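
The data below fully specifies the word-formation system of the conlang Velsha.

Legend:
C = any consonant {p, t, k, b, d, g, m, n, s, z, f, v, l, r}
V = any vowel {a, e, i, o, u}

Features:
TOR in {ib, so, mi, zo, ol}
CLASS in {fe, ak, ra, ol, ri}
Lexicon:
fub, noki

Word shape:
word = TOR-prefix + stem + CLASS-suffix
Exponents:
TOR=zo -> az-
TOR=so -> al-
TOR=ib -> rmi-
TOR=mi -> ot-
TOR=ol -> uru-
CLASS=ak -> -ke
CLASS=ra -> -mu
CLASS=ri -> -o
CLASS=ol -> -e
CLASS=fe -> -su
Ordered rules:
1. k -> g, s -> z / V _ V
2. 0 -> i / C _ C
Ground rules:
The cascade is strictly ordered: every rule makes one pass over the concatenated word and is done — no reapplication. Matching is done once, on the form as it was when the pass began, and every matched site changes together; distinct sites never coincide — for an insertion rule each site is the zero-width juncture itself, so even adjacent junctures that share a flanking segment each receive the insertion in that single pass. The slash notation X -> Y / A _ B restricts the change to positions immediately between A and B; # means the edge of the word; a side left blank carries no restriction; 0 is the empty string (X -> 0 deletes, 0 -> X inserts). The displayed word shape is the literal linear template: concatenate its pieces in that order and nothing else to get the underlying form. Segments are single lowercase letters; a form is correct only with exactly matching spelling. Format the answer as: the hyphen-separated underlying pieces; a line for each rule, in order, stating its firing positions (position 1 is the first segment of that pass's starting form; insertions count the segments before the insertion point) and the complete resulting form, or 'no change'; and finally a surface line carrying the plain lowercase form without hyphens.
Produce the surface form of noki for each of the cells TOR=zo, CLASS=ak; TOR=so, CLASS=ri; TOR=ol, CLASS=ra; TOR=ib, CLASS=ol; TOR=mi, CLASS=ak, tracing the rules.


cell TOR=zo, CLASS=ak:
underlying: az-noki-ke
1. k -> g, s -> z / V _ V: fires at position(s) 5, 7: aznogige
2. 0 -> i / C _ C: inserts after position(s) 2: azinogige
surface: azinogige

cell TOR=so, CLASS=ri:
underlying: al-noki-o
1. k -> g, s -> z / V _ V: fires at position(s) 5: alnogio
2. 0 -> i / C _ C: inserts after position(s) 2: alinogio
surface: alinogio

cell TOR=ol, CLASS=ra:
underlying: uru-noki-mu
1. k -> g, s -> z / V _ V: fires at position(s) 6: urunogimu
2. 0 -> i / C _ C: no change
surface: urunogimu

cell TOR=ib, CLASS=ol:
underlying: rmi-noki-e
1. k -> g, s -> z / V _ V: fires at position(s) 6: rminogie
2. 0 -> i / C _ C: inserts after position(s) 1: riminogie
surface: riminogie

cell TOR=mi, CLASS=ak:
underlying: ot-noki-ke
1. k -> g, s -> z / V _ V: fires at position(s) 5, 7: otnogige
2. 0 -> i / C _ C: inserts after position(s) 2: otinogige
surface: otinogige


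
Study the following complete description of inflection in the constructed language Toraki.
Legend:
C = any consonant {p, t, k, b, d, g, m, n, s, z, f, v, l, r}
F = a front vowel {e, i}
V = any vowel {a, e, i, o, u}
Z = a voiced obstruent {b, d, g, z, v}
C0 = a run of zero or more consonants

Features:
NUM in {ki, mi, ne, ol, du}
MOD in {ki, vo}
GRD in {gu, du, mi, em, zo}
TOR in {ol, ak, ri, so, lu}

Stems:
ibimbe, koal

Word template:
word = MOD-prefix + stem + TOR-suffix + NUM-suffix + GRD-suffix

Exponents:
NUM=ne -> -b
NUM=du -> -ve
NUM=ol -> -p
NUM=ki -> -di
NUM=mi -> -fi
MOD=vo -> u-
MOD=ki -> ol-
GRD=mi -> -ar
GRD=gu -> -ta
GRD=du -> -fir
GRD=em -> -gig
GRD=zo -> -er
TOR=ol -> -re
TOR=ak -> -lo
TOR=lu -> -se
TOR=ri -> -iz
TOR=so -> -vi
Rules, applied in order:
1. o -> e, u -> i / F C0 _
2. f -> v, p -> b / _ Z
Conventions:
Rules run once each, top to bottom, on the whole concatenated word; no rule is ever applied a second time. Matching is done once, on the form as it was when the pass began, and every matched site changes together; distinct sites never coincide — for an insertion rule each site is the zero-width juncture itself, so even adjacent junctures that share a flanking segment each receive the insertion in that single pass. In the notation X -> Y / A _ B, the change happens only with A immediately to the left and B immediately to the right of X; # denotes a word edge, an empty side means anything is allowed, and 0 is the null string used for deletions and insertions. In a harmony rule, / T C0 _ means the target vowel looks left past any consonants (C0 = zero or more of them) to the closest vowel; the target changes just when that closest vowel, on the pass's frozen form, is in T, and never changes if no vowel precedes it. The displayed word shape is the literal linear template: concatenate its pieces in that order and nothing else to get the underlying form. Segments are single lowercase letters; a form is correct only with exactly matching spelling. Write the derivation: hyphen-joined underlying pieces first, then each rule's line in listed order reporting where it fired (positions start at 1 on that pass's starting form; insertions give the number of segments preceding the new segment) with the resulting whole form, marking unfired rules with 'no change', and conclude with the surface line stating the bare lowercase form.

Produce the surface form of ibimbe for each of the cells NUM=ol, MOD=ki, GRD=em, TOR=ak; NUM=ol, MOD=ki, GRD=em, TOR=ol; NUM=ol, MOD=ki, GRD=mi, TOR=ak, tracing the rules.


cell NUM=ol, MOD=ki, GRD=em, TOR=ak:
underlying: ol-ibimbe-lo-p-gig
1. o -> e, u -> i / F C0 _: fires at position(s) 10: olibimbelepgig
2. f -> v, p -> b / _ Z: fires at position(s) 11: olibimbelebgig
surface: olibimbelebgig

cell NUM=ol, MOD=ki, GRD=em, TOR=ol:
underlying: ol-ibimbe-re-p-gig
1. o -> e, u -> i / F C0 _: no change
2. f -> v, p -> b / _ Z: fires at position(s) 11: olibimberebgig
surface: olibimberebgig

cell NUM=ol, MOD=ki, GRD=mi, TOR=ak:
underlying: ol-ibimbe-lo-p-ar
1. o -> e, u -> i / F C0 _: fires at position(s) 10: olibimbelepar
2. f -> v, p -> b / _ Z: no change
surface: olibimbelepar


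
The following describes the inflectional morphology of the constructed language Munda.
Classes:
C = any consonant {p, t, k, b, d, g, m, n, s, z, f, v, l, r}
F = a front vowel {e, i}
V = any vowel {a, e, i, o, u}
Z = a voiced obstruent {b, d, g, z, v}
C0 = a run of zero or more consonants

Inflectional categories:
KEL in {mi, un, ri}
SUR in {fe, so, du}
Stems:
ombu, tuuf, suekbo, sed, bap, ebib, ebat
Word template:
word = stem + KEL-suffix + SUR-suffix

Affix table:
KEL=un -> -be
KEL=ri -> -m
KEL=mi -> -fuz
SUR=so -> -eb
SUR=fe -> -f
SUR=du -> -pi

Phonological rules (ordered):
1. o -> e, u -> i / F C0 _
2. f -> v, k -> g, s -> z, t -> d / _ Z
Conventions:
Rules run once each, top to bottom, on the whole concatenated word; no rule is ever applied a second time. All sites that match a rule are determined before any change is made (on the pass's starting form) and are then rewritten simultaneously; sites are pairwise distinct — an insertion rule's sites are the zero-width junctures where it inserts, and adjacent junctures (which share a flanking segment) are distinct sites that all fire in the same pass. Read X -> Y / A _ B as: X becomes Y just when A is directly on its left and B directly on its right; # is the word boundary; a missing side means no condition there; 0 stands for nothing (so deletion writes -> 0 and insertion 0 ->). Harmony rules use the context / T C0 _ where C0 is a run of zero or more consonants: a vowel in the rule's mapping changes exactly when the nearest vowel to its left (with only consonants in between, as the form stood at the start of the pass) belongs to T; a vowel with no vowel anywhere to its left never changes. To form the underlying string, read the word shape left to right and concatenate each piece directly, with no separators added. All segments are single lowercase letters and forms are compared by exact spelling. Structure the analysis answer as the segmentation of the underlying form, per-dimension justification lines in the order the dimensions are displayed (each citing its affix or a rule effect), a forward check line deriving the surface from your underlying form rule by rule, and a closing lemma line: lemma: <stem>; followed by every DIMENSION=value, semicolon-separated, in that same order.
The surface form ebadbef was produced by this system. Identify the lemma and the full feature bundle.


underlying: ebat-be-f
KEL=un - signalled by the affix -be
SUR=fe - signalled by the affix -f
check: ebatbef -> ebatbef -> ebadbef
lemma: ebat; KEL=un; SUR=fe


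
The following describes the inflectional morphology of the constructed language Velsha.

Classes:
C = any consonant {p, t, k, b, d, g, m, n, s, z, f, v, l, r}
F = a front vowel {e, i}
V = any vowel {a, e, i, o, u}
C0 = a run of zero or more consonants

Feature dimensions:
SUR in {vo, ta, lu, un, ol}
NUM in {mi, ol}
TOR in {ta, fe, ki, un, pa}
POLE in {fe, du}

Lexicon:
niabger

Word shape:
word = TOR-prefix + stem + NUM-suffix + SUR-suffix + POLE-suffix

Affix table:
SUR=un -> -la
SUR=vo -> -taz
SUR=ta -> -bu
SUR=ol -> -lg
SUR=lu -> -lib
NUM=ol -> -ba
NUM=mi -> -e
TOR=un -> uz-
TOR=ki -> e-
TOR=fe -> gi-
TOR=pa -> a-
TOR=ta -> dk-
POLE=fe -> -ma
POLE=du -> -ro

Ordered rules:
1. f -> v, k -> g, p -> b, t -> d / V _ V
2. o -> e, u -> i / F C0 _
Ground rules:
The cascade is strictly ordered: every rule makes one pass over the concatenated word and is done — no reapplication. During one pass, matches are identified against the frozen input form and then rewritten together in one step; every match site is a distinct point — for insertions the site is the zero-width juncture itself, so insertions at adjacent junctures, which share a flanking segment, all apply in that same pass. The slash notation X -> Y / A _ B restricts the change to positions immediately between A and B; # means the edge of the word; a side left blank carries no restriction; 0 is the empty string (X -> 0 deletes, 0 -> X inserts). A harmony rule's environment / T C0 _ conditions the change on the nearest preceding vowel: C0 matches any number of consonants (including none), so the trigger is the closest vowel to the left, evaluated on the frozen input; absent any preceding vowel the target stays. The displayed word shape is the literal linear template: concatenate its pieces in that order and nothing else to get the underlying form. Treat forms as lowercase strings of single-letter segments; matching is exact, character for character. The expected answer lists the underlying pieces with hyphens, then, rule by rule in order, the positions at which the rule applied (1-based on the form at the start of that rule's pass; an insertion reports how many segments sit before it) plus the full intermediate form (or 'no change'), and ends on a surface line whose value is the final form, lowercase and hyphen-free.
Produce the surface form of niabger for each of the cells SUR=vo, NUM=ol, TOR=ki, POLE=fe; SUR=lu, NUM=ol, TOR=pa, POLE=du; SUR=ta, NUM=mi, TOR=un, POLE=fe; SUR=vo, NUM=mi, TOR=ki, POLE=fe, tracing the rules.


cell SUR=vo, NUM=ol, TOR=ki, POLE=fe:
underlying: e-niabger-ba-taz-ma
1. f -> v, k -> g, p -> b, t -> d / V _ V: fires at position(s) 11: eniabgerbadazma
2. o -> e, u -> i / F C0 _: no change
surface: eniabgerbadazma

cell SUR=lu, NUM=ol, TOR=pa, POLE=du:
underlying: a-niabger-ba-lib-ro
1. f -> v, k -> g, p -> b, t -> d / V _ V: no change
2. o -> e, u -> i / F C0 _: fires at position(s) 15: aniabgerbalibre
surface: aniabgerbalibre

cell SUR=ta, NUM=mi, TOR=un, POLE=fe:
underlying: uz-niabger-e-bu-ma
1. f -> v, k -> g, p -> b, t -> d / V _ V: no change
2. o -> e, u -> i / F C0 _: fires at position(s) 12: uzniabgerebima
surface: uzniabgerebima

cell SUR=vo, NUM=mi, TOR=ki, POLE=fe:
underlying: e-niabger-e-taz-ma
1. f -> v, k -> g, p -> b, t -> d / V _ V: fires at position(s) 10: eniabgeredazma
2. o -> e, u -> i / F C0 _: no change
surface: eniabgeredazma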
* * *
Please return all lines in the material above that include the word "language".

**Answer to this problem:**
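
Study the following complete description of inflection in the constructed language Toraki.
The following describes the inflectional morphology of the constructed language Munda.
The following describes the inflectional morphology of the constructed language Velsha.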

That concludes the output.